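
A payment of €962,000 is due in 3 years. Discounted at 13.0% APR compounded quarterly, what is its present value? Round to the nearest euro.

Periodic rate i = 0.13/4 = 0.0325; n = 3 × 4 = 12 periods.
PV = 962,000 / (1 + 0.0325)^12 = 962,000 / 1.467847 = 655,381.7566

€655,382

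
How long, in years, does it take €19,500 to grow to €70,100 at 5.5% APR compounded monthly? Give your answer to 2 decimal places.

23.32 years

Periodic rate i = 0.055/12 = 0.00458333.
n = ln(70100/19500) / ln(1+0.00458333) = ln(3.59487) / 0.004573 = 279.8047 months
= 279.8047/12 years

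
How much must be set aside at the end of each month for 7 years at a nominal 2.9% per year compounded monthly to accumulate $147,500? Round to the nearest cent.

Periodic rate i = 0.029/12 = 0.00241667; n = 7 × 12 = 84 periods.
FV-annuity factor = 93.009305; PMT = 147500 / 93.009305 = 1,585.8628

$1,585.86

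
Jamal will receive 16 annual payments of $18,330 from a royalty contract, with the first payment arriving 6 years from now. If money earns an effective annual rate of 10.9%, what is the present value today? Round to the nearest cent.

$81,098.37

PV at t=5 (ordinary 16-year annuity): 18330 × a(16|0.109) = 18330 × 7.421769 = 136,041.0184
Discount back 5 years: 136,041.0184 × (1+0.109)^(−5) = 136,041.0184 × 0.596132 = 81,098.3734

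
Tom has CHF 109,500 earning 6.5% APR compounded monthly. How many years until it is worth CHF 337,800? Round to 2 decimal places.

Periodic rate i = 0.065/12 = 0.00541667.
(1+i)^n = 337800/109500 = 3.08493, so n = ln 3.08493 / ln 1.00542 = 208.5374 months
= 208.5374/12 years

17.38 years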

◆ Exercise details ◆
Reproduce the entries above exactly.

◆ Your response ◆
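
A payment of €962,000 is due in 3 years. Discounted at 13.0% APR compounded quarterly, what is its present value? Round to the nearest euro.

Periodic rate i = 0.13/4 = 0.0325; n = 3 × 4 = 12 periods.
PV = 962,000 / (1 + 0.0325)^12 = 962,000 / 1.467847 = 655,381.7566

€655,382

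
How long, in years, does it take €19,500 to grow to €70,100 at 5.5% APR compounded monthly? Give your answer to 2 decimal places.

23.32 years

Periodic rate i = 0.055/12 = 0.00458333.
n = ln(70100/19500) / ln(1+0.00458333) = ln(3.59487) / 0.004573 = 279.8047 months
= 279.8047/12 years

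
How much must be set aside at the end of each month for 7 years at a nominal 2.9% per year compounded monthly to accumulate $147,500? Round to the nearest cent.

Periodic rate i = 0.029/12 = 0.00241667; n = 7 × 12 = 84 periods.
FV-annuity factor = 93.009305; PMT = 147500 / 93.009305 = 1,585.8628

$1,585.86

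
Jamal will receive 16 annual payments of $18,330 from a royalty contract, with the first payment arriving 6 years from now. If money earns an effective annual rate of 10.9%, what is the present value today? Round to the nearest cent.

$81,098.37

PV at t=5 (ordinary 16-year annuity): 18330 × a(16|0.109) = 18330 × 7.421769 = 136,041.0184
Discount back 5 years: 136,041.0184 × (1+0.109)^(−5) = 136,041.0184 × 0.596132 = 81,098.3734

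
Tom has CHF 109,500 earning 6.5% APR compounded monthly. How many years until it is worth CHF 337,800? Round to 2 decimal places.

Periodic rate i = 0.065/12 = 0.00541667.
(1+i)^n = 337800/109500 = 3.08493, so n = ln 3.08493 / ln 1.00542 = 208.5374 months
= 208.5374/12 years

17.38 years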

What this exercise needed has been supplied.